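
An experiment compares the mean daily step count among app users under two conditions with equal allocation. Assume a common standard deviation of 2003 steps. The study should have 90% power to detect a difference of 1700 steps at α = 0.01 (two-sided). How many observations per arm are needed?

For two equal groups, n per group = 2·((z_{α/2} + z_β)·σ/δ)².
z_{α/2} = 2.576; z_β = 1.282 (power 90%).
n = 2 × (3.858 × 2003 / 1700)² = 2 × 20.66 = 41.32
Round up: n = 42 per group.

42 per group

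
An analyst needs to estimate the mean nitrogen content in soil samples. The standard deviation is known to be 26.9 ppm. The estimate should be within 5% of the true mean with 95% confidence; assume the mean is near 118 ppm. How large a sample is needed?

n = 80

For a mean, the margin of error is E = z·σ/√n, so n = (zσ/E)².
At 95% confidence, z = 1.960.
E = 5% of 118 = 5.9 ppm.
n = (1.960 × 26.9 / 5.9)² = 79.86
Round up: n = 80.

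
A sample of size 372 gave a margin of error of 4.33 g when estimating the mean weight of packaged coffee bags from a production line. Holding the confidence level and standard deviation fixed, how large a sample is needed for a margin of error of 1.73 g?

Margin of error scales as 1/√n, so n₂ = n₁·(E₁/E₂)².
n₂ = 372 × (4.33/1.73)² = 372 × 6.264 = 2330.21
Round up: n₂ = 2331.

2331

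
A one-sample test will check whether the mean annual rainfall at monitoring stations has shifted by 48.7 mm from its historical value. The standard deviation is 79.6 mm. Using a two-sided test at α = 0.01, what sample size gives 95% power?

48

For a one-sample z-test, n = ((z_{α/2} + z_β)·σ/δ)².
z_{α/2} = 2.576 (two-sided α = 0.01); z_β = 1.645 (power 95% → β = 0.05).
n = (4.221 × 79.6 / 48.7)² = 47.60
Round up: n = 48.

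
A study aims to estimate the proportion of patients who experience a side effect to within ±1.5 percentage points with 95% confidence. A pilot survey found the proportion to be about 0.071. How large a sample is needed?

For a proportion with margin E = 0.015 at 95% confidence, z = 1.960.
n = p̂(1−p̂)(z/E)² = 0.071 × 0.929 × (1.960/0.015)² = 1126.17
Round up: n = 1127.

n = 1127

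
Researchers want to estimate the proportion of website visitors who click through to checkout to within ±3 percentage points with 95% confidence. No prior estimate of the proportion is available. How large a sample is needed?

For a proportion with margin E = 0.03 at 95% confidence, z = 1.960.
With no prior estimate, use p = 0.5, which maximizes p(1−p) at 0.25.
n = 0.25 × (z/E)² = 0.25 × (1.960/0.03)² = 1067.11
Round up: n = 1068.

1068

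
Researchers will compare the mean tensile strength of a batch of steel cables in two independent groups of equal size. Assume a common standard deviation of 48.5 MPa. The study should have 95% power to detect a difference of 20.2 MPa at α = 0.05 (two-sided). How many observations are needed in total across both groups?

300 total

For two equal groups, n per group = 2·((z_{α/2} + z_β)·σ/δ)².
z_{α/2} = 1.960; z_β = 1.645 (power 95%).
n = 2 × (3.605 × 48.5 / 20.2)² = 2 × 74.92 = 149.84
Round up: n = 150 per group.
Total across both groups: 2 × 150 = 300.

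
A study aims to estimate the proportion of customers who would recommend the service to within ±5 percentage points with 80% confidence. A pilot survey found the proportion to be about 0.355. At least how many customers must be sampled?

For a proportion with margin E = 0.05 at 80% confidence, z = 1.282.
n = p̂(1−p̂)(z/E)² = 0.355 × 0.645 × (1.282/0.05)² = 150.53
Round up: n = 151.

n = 151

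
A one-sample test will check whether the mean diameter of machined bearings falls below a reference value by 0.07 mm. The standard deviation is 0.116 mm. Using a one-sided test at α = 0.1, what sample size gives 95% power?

n = 24

For a one-sample z-test, n = ((z_α + z_β)·σ/δ)².
z_α = 1.282 (one-sided α = 0.1); z_β = 1.645 (power 95% → β = 0.05).
n = (2.927 × 0.116 / 0.07)² = 23.53
Round up: n = 24.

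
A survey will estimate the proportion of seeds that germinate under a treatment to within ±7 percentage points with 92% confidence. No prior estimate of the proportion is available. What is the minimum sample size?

n = 157

For a proportion with margin E = 0.07 at 92% confidence, z = 1.751.
With no prior estimate, use p = 0.5, which maximizes p(1−p) at 0.25.
n = 0.25 × (z/E)² = 0.25 × (1.751/0.07)² = 156.43
Round up: n = 157.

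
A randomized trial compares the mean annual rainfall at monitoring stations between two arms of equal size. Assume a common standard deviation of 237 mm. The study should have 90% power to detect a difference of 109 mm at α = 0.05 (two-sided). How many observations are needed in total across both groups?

200 total

For two equal groups, n per group = 2·((z_{α/2} + z_β)·σ/δ)².
z_{α/2} = 1.960; z_β = 1.282 (power 90%).
n = 2 × (3.242 × 237 / 109)² = 2 × 49.69 = 99.38
Round up: n = 100 per group.
Total across both groups: 2 × 100 = 200.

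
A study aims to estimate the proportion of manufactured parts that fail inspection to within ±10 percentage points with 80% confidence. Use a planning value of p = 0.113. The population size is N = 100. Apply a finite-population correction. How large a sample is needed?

For a proportion with margin E = 0.1 at 80% confidence, z = 1.282.
n = p̂(1−p̂)(z/E)² = 0.113 × 0.887 × (1.282/0.1)² = 16.47 — call this n₀.
Finite-population correction with N = 100: n = n₀ / (1 + (n₀−1)/N) = 16.47 / 1.155 = 14.26
Round up: n = 15.

15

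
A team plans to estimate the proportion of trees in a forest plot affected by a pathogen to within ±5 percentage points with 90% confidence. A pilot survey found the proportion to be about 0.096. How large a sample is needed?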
----
Give back the whole listing, word for word.

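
An experiment compares the mean daily step count among app users under two conditions with equal allocation. Assume a common standard deviation of 2003 steps. The study should have 90% power to detect a difference of 1700 steps at α = 0.01 (two-sided). How many observations per arm are needed?

For two equal groups, n per group = 2·((z_{α/2} + z_β)·σ/δ)².
z_{α/2} = 2.576; z_β = 1.282 (power 90%).
n = 2 × (3.858 × 2003 / 1700)² = 2 × 20.66 = 41.32
Round up: n = 42 per group.

42 per group

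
An analyst needs to estimate the mean nitrogen content in soil samples. The standard deviation is known to be 26.9 ppm. The estimate should be within 5% of the true mean with 95% confidence; assume the mean is near 118 ppm. How large a sample is needed?

n = 80

For a mean, the margin of error is E = z·σ/√n, so n = (zσ/E)².
At 95% confidence, z = 1.960.
E = 5% of 118 = 5.9 ppm.
n = (1.960 × 26.9 / 5.9)² = 79.86
Round up: n = 80.

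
A sample of size 372 gave a margin of error of 4.33 g when estimating the mean weight of packaged coffee bags from a production line. Holding the confidence level and standard deviation fixed, how large a sample is needed for a margin of error of 1.73 g?

Margin of error scales as 1/√n, so n₂ = n₁·(E₁/E₂)².
n₂ = 372 × (4.33/1.73)² = 372 × 6.264 = 2330.21
Round up: n₂ = 2331.

2331

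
A one-sample test will check whether the mean annual rainfall at monitoring stations has shifted by 48.7 mm from its historical value. The standard deviation is 79.6 mm. Using a two-sided test at α = 0.01, what sample size gives 95% power?

48

For a one-sample z-test, n = ((z_{α/2} + z_β)·σ/δ)².
z_{α/2} = 2.576 (two-sided α = 0.01); z_β = 1.645 (power 95% → β = 0.05).
n = (4.221 × 79.6 / 48.7)² = 47.60
Round up: n = 48.

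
A study aims to estimate the proportion of patients who experience a side effect to within ±1.5 percentage points with 95% confidence. A pilot survey found the proportion to be about 0.071. How large a sample is needed?

For a proportion with margin E = 0.015 at 95% confidence, z = 1.960.
n = p̂(1−p̂)(z/E)² = 0.071 × 0.929 × (1.960/0.015)² = 1126.17
Round up: n = 1127.

n = 1127

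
Researchers want to estimate the proportion of website visitors who click through to checkout to within ±3 percentage points with 95% confidence. No prior estimate of the proportion is available. How large a sample is needed?

For a proportion with margin E = 0.03 at 95% confidence, z = 1.960.
With no prior estimate, use p = 0.5, which maximizes p(1−p) at 0.25.
n = 0.25 × (z/E)² = 0.25 × (1.960/0.03)² = 1067.11
Round up: n = 1068.

1068

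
Researchers will compare the mean tensile strength of a batch of steel cables in two independent groups of equal size. Assume a common standard deviation of 48.5 MPa. The study should have 95% power to detect a difference of 20.2 MPa at α = 0.05 (two-sided). How many observations are needed in total across both groups?

300 total

For two equal groups, n per group = 2·((z_{α/2} + z_β)·σ/δ)².
z_{α/2} = 1.960; z_β = 1.645 (power 95%).
n = 2 × (3.605 × 48.5 / 20.2)² = 2 × 74.92 = 149.84
Round up: n = 150 per group.
Total across both groups: 2 × 150 = 300.

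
A study aims to estimate the proportion of customers who would recommend the service to within ±5 percentage points with 80% confidence. A pilot survey found the proportion to be about 0.355. At least how many customers must be sampled?

For a proportion with margin E = 0.05 at 80% confidence, z = 1.282.
n = p̂(1−p̂)(z/E)² = 0.355 × 0.645 × (1.282/0.05)² = 150.53
Round up: n = 151.

n = 151

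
A one-sample test will check whether the mean diameter of machined bearings falls below a reference value by 0.07 mm. The standard deviation is 0.116 mm. Using a one-sided test at α = 0.1, what sample size gives 95% power?

n = 24

For a one-sample z-test, n = ((z_α + z_β)·σ/δ)².
z_α = 1.282 (one-sided α = 0.1); z_β = 1.645 (power 95% → β = 0.05).
n = (2.927 × 0.116 / 0.07)² = 23.53
Round up: n = 24.

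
A survey will estimate the proportion of seeds that germinate under a treatment to within ±7 percentage points with 92% confidence. No prior estimate of the proportion is available. What is the minimum sample size?

n = 157

For a proportion with margin E = 0.07 at 92% confidence, z = 1.751.
With no prior estimate, use p = 0.5, which maximizes p(1−p) at 0.25.
n = 0.25 × (z/E)² = 0.25 × (1.751/0.07)² = 156.43
Round up: n = 157.

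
A randomized trial compares the mean annual rainfall at monitoring stations between two arms of equal size. Assume a common standard deviation of 237 mm. The study should have 90% power to detect a difference of 109 mm at α = 0.05 (two-sided). How many observations are needed in total across both groups?

200 total

For two equal groups, n per group = 2·((z_{α/2} + z_β)·σ/δ)².
z_{α/2} = 1.960; z_β = 1.282 (power 90%).
n = 2 × (3.242 × 237 / 109)² = 2 × 49.69 = 99.38
Round up: n = 100 per group.
Total across both groups: 2 × 100 = 200.

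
A study aims to estimate the proportion of manufactured parts that fail inspection to within ±10 percentage points with 80% confidence. Use a planning value of p = 0.113. The population size is N = 100. Apply a finite-population correction. How large a sample is needed?

For a proportion with margin E = 0.1 at 80% confidence, z = 1.282.
n = p̂(1−p̂)(z/E)² = 0.113 × 0.887 × (1.282/0.1)² = 16.47 — call this n₀.
Finite-population correction with N = 100: n = n₀ / (1 + (n₀−1)/N) = 16.47 / 1.155 = 14.26
Round up: n = 15.

15

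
A team plans to estimate the proportion of trees in a forest plot affected by a pathogen to within ±5 percentage points with 90% confidence. A pilot survey found the proportion to be about 0.096. How large a sample is needed?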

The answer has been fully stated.